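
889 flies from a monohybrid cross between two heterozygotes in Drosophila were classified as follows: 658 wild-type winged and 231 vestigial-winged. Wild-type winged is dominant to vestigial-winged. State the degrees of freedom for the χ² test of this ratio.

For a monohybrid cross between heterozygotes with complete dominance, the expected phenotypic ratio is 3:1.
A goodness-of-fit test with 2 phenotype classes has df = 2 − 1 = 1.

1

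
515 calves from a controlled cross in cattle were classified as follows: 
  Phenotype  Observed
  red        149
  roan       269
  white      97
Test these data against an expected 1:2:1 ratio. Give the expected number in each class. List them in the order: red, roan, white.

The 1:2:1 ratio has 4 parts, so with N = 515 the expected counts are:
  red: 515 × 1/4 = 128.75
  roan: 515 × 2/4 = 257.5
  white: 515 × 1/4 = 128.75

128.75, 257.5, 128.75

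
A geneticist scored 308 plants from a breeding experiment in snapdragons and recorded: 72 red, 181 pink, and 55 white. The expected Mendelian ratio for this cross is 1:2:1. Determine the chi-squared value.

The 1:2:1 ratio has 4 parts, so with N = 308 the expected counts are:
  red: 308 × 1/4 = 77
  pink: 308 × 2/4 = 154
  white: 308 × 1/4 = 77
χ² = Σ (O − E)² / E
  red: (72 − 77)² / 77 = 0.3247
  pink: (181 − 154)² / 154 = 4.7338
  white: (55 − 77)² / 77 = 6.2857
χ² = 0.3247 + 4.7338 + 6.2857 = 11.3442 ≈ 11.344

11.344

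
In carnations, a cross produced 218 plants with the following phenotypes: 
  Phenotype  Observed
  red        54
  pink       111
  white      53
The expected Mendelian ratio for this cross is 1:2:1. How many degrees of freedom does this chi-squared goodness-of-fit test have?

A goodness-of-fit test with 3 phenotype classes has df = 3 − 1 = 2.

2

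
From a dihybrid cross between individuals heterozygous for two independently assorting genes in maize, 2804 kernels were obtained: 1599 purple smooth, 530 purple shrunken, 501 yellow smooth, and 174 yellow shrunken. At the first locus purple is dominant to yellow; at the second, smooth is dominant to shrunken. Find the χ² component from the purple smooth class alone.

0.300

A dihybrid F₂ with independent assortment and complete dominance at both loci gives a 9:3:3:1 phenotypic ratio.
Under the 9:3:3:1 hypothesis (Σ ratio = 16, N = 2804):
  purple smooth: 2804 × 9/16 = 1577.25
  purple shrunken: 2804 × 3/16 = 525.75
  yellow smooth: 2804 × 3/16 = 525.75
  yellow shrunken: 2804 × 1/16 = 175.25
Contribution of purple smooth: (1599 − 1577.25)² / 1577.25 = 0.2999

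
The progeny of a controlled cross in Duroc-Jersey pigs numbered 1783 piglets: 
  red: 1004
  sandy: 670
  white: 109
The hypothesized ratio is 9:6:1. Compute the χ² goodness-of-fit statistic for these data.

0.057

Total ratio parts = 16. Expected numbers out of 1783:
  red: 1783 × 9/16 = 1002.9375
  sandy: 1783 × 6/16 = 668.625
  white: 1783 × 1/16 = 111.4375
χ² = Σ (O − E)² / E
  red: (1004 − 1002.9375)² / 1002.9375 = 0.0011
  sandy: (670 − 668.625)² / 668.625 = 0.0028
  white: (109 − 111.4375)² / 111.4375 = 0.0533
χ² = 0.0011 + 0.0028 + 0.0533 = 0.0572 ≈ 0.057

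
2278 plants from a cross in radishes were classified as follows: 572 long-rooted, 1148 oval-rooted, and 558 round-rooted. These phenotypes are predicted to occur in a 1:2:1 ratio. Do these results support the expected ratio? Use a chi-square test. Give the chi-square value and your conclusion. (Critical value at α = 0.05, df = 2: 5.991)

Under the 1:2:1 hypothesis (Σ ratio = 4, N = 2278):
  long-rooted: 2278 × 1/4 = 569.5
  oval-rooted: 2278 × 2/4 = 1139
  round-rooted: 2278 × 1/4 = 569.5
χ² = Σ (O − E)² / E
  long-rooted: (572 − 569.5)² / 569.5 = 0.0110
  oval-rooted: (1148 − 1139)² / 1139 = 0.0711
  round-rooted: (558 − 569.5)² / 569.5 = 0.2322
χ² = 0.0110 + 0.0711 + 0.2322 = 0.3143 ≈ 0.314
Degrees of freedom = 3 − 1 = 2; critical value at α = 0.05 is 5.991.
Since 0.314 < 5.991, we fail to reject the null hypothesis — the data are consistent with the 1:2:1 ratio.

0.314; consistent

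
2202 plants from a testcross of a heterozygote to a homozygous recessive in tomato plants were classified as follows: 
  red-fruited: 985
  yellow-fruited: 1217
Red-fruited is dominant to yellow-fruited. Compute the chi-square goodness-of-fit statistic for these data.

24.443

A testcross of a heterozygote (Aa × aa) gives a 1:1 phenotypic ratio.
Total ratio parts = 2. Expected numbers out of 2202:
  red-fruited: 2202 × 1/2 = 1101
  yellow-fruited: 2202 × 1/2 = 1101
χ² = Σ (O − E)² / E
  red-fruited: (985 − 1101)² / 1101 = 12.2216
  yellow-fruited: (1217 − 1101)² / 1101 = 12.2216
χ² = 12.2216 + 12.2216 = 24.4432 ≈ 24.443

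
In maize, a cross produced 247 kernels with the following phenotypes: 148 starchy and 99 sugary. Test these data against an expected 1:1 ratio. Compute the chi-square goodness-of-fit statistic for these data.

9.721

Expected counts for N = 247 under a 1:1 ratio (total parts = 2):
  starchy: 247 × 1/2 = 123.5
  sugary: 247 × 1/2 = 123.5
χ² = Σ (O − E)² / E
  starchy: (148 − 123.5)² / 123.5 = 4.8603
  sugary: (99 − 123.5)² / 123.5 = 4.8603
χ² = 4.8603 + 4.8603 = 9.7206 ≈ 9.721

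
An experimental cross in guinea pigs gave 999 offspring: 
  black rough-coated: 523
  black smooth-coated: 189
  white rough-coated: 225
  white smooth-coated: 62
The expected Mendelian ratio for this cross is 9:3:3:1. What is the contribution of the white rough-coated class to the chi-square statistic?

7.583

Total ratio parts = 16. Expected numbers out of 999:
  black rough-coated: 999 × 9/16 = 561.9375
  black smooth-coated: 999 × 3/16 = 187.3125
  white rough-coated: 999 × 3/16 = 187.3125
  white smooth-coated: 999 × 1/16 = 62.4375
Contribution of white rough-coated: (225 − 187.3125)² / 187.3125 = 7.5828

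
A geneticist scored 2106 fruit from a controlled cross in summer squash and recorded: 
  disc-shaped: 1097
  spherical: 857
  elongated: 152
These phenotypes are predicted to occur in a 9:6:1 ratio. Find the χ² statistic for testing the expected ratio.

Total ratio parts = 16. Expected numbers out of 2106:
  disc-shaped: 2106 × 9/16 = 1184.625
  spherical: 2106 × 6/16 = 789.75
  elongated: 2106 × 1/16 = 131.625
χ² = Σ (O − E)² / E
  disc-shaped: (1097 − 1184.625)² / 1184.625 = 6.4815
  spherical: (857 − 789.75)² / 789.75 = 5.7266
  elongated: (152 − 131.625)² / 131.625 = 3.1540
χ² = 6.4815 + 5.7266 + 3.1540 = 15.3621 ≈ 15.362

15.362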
--
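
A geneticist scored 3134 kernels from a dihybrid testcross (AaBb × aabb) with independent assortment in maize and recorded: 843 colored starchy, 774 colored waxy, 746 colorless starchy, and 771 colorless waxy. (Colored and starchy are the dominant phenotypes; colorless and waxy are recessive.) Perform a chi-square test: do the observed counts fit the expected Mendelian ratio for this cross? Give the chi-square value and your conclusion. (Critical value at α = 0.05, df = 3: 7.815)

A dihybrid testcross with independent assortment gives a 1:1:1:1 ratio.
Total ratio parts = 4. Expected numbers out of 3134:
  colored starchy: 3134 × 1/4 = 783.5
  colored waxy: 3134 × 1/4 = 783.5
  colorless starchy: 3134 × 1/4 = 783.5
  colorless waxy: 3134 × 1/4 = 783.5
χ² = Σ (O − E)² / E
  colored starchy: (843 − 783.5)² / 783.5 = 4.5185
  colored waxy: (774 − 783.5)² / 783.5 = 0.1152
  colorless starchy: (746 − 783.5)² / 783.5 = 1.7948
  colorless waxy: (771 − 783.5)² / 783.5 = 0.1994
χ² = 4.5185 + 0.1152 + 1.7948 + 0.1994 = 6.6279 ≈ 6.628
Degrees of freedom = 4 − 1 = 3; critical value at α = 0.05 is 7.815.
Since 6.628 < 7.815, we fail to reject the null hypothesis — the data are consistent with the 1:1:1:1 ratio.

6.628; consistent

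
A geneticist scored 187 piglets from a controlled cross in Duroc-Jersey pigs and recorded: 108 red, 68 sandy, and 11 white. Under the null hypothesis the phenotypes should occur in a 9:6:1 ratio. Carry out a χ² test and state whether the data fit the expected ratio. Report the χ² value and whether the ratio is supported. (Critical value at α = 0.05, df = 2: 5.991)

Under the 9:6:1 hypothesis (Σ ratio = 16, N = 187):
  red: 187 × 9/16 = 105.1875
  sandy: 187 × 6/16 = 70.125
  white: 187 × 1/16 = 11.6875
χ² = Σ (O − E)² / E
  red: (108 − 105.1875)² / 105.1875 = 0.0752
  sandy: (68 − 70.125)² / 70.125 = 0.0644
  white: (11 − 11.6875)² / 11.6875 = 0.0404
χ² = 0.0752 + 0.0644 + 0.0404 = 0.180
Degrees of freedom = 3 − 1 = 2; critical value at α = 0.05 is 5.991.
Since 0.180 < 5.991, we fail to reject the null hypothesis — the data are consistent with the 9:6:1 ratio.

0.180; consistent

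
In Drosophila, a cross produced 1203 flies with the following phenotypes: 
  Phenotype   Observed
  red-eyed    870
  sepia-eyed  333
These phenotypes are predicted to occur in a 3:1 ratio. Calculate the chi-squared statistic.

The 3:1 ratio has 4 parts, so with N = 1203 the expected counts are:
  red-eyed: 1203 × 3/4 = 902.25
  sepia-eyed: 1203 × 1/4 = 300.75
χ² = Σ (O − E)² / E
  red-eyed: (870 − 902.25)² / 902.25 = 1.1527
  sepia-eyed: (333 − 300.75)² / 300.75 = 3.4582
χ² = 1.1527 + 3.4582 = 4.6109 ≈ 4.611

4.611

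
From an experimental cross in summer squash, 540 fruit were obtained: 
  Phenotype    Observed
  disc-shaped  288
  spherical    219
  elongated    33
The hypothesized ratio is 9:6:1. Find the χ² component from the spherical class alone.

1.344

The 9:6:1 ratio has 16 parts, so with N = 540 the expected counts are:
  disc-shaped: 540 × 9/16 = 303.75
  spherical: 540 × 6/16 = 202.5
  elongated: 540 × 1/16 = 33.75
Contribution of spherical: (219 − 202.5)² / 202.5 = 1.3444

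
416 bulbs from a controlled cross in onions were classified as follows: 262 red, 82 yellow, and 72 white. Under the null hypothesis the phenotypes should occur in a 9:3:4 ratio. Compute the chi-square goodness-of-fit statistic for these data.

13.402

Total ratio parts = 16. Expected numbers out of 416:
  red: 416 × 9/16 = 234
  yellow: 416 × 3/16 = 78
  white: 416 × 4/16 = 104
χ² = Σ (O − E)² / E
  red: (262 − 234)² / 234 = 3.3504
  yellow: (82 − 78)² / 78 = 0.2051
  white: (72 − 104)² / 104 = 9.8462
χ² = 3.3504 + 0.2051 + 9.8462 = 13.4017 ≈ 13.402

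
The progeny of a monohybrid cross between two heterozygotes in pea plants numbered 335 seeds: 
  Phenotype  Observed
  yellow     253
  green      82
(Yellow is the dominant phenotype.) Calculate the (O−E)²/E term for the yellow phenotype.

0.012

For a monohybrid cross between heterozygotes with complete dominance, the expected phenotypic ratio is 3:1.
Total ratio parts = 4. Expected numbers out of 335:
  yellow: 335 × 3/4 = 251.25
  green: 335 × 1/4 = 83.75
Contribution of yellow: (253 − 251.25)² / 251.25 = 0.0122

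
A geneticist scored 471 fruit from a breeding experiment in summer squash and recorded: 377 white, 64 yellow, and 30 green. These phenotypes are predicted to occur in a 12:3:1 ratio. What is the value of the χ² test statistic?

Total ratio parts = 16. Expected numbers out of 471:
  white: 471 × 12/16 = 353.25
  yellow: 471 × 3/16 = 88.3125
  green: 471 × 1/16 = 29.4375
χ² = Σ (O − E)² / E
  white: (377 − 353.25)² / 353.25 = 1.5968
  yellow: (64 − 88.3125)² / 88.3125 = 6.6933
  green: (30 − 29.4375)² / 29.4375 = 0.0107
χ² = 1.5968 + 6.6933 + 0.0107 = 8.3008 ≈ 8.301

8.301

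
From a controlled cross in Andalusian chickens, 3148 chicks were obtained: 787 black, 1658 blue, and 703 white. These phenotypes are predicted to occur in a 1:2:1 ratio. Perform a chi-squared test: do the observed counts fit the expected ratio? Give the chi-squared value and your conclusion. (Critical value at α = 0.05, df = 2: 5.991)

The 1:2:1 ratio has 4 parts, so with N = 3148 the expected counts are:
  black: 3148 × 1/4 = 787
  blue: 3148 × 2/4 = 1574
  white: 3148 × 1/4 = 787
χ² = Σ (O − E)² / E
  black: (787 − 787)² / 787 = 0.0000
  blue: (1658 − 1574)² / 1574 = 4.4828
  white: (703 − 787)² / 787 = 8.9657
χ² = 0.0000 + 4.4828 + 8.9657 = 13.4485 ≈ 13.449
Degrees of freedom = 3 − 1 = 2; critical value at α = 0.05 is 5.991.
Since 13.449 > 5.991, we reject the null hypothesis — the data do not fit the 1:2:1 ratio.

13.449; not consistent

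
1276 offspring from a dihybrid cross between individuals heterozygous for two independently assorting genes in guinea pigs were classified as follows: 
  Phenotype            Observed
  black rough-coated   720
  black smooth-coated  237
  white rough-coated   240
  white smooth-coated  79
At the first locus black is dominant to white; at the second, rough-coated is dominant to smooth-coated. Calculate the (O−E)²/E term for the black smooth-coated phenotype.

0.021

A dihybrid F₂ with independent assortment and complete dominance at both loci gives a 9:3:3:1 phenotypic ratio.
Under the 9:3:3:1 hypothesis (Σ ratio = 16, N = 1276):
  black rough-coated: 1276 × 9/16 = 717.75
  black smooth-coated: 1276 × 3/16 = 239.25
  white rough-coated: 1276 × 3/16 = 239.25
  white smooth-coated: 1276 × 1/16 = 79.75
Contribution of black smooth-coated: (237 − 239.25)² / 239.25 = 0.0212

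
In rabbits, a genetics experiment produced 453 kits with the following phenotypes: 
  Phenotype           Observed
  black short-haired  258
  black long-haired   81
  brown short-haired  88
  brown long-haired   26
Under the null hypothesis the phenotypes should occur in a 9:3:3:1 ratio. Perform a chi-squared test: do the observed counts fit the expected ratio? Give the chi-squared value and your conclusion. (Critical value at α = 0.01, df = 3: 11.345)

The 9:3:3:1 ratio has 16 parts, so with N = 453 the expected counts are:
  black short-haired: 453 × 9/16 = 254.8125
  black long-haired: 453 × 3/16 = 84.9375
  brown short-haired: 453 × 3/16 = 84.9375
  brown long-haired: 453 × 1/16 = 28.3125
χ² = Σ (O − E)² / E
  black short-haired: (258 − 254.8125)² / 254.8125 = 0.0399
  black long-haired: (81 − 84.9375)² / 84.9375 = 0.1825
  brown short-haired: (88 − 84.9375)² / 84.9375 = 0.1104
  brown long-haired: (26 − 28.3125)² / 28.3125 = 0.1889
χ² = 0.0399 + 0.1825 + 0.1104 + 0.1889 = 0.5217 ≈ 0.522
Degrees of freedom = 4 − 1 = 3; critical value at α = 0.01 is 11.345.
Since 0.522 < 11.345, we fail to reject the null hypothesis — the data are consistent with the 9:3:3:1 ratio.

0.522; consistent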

WORK REQUEST: Go through the lines above. Select every one that has the string "offspring".

TASK SOLUTION:
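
An experimental cross in guinea pigs gave 999 offspring: 
1276 offspring from a dihybrid cross between individuals heterozygous for two independently assorting genes in guinea pigs were classified as follows: 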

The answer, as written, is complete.